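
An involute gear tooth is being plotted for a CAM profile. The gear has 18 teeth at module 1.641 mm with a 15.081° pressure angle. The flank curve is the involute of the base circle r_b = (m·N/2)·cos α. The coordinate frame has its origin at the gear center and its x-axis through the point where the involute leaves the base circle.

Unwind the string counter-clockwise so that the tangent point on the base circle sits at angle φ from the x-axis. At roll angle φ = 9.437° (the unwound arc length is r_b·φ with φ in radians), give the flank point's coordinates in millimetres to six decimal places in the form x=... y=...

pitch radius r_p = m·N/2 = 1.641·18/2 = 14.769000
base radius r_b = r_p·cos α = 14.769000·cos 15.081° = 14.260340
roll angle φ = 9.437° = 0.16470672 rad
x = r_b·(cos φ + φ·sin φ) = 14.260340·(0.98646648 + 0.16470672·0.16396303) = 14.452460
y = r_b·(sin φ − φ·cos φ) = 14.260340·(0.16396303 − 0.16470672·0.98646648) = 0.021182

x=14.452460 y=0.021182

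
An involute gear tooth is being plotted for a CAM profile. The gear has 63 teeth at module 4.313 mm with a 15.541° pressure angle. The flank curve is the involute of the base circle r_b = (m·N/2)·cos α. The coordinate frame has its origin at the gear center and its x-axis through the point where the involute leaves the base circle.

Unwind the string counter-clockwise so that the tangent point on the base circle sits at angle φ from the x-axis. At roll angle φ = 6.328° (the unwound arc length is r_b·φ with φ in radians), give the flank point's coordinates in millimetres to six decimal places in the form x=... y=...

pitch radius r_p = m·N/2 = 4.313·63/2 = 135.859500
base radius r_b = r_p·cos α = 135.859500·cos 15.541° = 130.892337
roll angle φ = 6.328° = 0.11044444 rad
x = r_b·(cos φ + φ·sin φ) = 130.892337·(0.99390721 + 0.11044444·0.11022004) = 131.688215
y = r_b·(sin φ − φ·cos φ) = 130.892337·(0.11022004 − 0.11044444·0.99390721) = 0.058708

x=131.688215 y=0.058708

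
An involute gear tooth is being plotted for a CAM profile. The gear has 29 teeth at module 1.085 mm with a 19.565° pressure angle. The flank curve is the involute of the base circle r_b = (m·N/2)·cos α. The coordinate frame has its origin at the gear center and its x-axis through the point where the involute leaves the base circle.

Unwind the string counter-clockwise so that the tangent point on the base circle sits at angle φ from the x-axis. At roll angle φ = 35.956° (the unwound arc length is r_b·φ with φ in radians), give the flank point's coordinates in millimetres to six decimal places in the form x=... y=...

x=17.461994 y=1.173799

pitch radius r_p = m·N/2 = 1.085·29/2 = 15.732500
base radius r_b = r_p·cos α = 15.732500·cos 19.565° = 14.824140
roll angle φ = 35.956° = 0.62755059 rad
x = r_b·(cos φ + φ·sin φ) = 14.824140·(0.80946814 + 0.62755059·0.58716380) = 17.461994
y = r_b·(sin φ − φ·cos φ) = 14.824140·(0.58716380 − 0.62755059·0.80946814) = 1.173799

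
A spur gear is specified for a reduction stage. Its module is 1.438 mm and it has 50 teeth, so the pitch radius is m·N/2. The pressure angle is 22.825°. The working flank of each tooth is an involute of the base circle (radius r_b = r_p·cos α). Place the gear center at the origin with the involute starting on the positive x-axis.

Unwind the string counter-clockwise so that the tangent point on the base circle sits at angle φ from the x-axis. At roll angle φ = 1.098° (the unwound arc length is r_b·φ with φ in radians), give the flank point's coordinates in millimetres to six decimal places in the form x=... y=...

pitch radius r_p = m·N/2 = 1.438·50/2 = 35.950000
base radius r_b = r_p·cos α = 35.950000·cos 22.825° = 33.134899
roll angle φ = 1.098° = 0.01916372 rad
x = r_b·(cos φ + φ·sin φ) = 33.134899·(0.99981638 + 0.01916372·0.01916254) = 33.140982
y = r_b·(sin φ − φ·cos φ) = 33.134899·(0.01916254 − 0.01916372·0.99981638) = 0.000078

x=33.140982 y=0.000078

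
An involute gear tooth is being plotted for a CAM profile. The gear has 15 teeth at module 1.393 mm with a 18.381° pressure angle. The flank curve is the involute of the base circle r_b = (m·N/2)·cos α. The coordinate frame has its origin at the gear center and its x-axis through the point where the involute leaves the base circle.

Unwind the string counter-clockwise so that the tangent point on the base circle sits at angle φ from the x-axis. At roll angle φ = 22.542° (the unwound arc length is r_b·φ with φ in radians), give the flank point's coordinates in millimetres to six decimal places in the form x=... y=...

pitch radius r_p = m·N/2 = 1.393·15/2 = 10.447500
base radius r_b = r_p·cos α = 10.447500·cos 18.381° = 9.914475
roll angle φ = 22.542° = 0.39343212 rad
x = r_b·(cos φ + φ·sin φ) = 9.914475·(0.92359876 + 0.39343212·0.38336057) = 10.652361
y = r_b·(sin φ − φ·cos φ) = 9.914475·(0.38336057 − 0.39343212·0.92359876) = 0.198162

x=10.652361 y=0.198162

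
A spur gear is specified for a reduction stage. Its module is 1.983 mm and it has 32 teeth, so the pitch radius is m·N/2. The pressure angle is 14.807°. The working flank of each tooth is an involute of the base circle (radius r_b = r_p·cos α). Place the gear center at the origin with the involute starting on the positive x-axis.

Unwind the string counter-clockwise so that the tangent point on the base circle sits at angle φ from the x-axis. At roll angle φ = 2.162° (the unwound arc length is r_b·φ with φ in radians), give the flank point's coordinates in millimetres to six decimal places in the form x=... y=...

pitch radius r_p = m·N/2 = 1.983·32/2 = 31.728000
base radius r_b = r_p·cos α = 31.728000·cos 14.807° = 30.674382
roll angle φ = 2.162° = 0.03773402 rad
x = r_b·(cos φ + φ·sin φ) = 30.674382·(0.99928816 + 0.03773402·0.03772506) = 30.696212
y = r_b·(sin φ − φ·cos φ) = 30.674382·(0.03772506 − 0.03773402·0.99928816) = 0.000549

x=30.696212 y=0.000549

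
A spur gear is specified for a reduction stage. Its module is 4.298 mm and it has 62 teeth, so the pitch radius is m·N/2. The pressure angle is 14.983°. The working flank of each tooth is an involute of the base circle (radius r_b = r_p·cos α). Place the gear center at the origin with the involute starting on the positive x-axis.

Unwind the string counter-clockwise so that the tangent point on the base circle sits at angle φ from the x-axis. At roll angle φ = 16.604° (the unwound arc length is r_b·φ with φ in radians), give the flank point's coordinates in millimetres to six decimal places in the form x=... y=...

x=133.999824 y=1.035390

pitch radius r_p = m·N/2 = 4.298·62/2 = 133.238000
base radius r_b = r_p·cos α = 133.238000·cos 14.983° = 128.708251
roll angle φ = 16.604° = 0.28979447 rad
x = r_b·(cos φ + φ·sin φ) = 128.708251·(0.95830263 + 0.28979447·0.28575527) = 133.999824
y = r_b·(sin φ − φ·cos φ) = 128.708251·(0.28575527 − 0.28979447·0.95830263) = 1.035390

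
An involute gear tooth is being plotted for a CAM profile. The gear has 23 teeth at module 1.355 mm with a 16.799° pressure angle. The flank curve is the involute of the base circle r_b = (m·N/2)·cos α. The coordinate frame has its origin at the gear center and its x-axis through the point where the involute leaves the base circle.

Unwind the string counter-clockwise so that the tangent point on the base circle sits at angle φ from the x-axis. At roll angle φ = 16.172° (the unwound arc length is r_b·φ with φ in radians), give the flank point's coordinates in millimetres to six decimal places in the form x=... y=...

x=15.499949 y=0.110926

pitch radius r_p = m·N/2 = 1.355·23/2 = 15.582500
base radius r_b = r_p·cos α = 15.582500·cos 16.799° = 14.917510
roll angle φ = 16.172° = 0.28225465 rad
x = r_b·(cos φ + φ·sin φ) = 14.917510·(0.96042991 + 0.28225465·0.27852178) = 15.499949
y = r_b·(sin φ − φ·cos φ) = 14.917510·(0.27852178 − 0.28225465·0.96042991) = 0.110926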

· · ·

[WHAT TO WORK ON] When a line in the data contains "each", return it as written.

[FINISHED TASK]
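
A spur gear is specified for a reduction stage. Its module is 1.438 mm and it has 50 teeth, so the pitch radius is m·N/2. The pressure angle is 22.825°. The working flank of each tooth is an involute of the base circle (radius r_b = r_p·cos α). Place the gear center at the origin with the involute starting on the positive x-axis.
A spur gear is specified for a reduction stage. Its module is 1.983 mm and it has 32 teeth, so the pitch radius is m·N/2. The pressure angle is 14.807°. The working flank of each tooth is an involute of the base circle (radius r_b = r_p·cos α). Place the gear center at the origin with the involute starting on the positive x-axis.
A spur gear is specified for a reduction stage. Its module is 4.298 mm and it has 62 teeth, so the pitch radius is m·N/2. The pressure angle is 14.983°. The working flank of each tooth is an involute of the base circle (radius r_b = r_p·cos α). Place the gear center at the origin with the involute starting on the positive x-axis.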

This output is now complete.